Start of EXTRACTED MATERIAL

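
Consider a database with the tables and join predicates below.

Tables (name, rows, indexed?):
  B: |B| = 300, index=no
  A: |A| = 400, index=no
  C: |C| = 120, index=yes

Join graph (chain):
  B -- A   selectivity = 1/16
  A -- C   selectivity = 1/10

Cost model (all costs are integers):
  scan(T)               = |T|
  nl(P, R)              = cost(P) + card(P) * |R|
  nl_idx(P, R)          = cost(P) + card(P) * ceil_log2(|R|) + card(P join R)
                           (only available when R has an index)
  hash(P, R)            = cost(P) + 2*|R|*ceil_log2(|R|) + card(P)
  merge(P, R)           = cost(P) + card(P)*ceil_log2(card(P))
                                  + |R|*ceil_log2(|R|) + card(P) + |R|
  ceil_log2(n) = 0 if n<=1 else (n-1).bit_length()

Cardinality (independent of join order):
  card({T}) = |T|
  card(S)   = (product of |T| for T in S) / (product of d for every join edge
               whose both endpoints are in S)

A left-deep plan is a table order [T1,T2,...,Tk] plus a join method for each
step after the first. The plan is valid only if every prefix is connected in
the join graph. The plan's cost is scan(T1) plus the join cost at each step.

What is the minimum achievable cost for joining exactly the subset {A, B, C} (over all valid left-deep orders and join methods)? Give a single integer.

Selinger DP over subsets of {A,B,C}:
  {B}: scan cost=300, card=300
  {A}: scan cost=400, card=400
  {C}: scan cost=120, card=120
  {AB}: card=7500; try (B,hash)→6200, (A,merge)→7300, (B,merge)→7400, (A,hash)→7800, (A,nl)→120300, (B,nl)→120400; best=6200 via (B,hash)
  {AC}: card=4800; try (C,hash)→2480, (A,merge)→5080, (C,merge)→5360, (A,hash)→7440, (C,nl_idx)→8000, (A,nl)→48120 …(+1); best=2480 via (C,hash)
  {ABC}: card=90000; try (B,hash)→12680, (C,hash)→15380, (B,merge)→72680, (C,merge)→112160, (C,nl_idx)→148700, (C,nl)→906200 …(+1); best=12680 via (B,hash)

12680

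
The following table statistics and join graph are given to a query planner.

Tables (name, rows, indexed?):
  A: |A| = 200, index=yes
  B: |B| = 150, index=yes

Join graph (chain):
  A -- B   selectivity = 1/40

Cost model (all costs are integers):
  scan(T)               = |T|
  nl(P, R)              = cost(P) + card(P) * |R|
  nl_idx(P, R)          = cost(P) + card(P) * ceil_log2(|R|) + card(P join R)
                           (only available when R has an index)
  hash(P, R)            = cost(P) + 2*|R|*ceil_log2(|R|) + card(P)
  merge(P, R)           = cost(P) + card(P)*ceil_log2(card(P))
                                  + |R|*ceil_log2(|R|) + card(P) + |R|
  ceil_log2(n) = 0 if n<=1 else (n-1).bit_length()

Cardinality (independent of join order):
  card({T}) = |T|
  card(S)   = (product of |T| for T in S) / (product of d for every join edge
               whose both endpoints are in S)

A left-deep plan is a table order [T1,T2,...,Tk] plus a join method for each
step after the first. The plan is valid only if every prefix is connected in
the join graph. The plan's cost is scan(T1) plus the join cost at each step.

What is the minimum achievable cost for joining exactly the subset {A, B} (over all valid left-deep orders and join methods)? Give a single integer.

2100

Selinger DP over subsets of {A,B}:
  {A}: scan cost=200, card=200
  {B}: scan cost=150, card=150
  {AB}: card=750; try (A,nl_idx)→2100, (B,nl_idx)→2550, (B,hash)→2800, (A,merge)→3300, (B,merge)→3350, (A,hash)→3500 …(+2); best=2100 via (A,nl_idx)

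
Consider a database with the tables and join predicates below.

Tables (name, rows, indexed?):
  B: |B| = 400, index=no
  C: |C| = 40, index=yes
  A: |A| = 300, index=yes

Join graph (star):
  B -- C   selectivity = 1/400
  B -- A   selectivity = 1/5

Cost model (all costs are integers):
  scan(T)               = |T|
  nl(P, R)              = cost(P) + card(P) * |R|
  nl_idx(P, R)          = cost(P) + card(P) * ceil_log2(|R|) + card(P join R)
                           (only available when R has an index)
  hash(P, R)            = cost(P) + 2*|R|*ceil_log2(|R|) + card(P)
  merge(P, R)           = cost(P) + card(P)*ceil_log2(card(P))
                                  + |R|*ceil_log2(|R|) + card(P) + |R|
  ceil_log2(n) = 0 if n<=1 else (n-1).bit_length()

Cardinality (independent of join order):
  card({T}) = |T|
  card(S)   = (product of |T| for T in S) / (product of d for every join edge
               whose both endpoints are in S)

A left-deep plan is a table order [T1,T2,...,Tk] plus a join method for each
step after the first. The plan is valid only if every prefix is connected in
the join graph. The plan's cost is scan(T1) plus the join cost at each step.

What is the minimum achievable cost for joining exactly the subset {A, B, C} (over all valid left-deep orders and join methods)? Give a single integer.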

End of EXTRACTED MATERIAL

» **TASK ITEM**:
Set the entries above down once more, exactly as they stand.

» **WRITTEN ANSWER**:
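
Consider a database with the tables and join predicates below.

Tables (name, rows, indexed?):
  B: |B| = 300, index=no
  A: |A| = 400, index=no
  C: |C| = 120, index=yes

Join graph (chain):
  B -- A   selectivity = 1/16
  A -- C   selectivity = 1/10

Cost model (all costs are integers):
  scan(T)               = |T|
  nl(P, R)              = cost(P) + card(P) * |R|
  nl_idx(P, R)          = cost(P) + card(P) * ceil_log2(|R|) + card(P join R)
                           (only available when R has an index)
  hash(P, R)            = cost(P) + 2*|R|*ceil_log2(|R|) + card(P)
  merge(P, R)           = cost(P) + card(P)*ceil_log2(card(P))
                                  + |R|*ceil_log2(|R|) + card(P) + |R|
  ceil_log2(n) = 0 if n<=1 else (n-1).bit_length()

Cardinality (independent of join order):
  card({T}) = |T|
  card(S)   = (product of |T| for T in S) / (product of d for every join edge
               whose both endpoints are in S)

A left-deep plan is a table order [T1,T2,...,Tk] plus a join method for each
step after the first. The plan is valid only if every prefix is connected in
the join graph. The plan's cost is scan(T1) plus the join cost at each step.

What is the minimum achievable cost for joining exactly the subset {A, B, C} (over all valid left-deep orders and join methods)? Give a single integer.

Selinger DP over subsets of {A,B,C}:
  {B}: scan cost=300, card=300
  {A}: scan cost=400, card=400
  {C}: scan cost=120, card=120
  {AB}: card=7500; try (B,hash)→6200, (A,merge)→7300, (B,merge)→7400, (A,hash)→7800, (A,nl)→120300, (B,nl)→120400; best=6200 via (B,hash)
  {AC}: card=4800; try (C,hash)→2480, (A,merge)→5080, (C,merge)→5360, (A,hash)→7440, (C,nl_idx)→8000, (A,nl)→48120 …(+1); best=2480 via (C,hash)
  {ABC}: card=90000; try (B,hash)→12680, (C,hash)→15380, (B,merge)→72680, (C,merge)→112160, (C,nl_idx)→148700, (C,nl)→906200 …(+1); best=12680 via (B,hash)

12680

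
The following table statistics and join graph are given to a query planner.

Tables (name, rows, indexed?):
  A: |A| = 200, index=yes
  B: |B| = 150, index=yes

Join graph (chain):
  A -- B   selectivity = 1/40

Cost model (all costs are integers):
  scan(T)               = |T|
  nl(P, R)              = cost(P) + card(P) * |R|
  nl_idx(P, R)          = cost(P) + card(P) * ceil_log2(|R|) + card(P join R)
                           (only available when R has an index)
  hash(P, R)            = cost(P) + 2*|R|*ceil_log2(|R|) + card(P)
  merge(P, R)           = cost(P) + card(P)*ceil_log2(card(P))
                                  + |R|*ceil_log2(|R|) + card(P) + |R|
  ceil_log2(n) = 0 if n<=1 else (n-1).bit_length()

Cardinality (independent of join order):
  card({T}) = |T|
  card(S)   = (product of |T| for T in S) / (product of d for every join edge
               whose both endpoints are in S)

A left-deep plan is a table order [T1,T2,...,Tk] plus a join method for each
step after the first. The plan is valid only if every prefix is connected in
the join graph. The plan's cost is scan(T1) plus the join cost at each step.

What is the minimum achievable cost for joining exactly the subset {A, B} (over all valid left-deep orders and join methods)? Give a single integer.

2100

Selinger DP over subsets of {A,B}:
  {A}: scan cost=200, card=200
  {B}: scan cost=150, card=150
  {AB}: card=750; try (A,nl_idx)→2100, (B,nl_idx)→2550, (B,hash)→2800, (A,merge)→3300, (B,merge)→3350, (A,hash)→3500 …(+2); best=2100 via (A,nl_idx)

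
Consider a database with the tables and join predicates below.

Tables (name, rows, indexed?):
  B: |B| = 400, index=no
  C: |C| = 40, index=yes
  A: |A| = 300, index=yes

Join graph (star):
  B -- C   selectivity = 1/400
  B -- A   selectivity = 1/5

Cost model (all costs are integers):
  scan(T)               = |T|
  nl(P, R)              = cost(P) + card(P) * |R|
  nl_idx(P, R)          = cost(P) + card(P) * ceil_log2(|R|) + card(P join R)
                           (only available when R has an index)
  hash(P, R)            = cost(P) + 2*|R|*ceil_log2(|R|) + card(P)
  merge(P, R)           = cost(P) + card(P)*ceil_log2(card(P))
                                  + |R|*ceil_log2(|R|) + card(P) + |R|
  ceil_log2(n) = 0 if n<=1 else (n-1).bit_length()

Cardinality (independent of join order):
  card({T}) = |T|
  card(S)   = (product of |T| for T in S) / (product of d for every join edge
               whose both endpoints are in S)

A left-deep plan is a table order [T1,T2,...,Tk] plus a join method for each
step after the first. The plan is valid only if every prefix is connected in
the join graph. The plan's cost is scan(T1) plus the join cost at each step.

What is the minimum achievable cost for joining exactly the subset {A, B, C} (over all valid left-deep orders and join methods)? Give a single integer.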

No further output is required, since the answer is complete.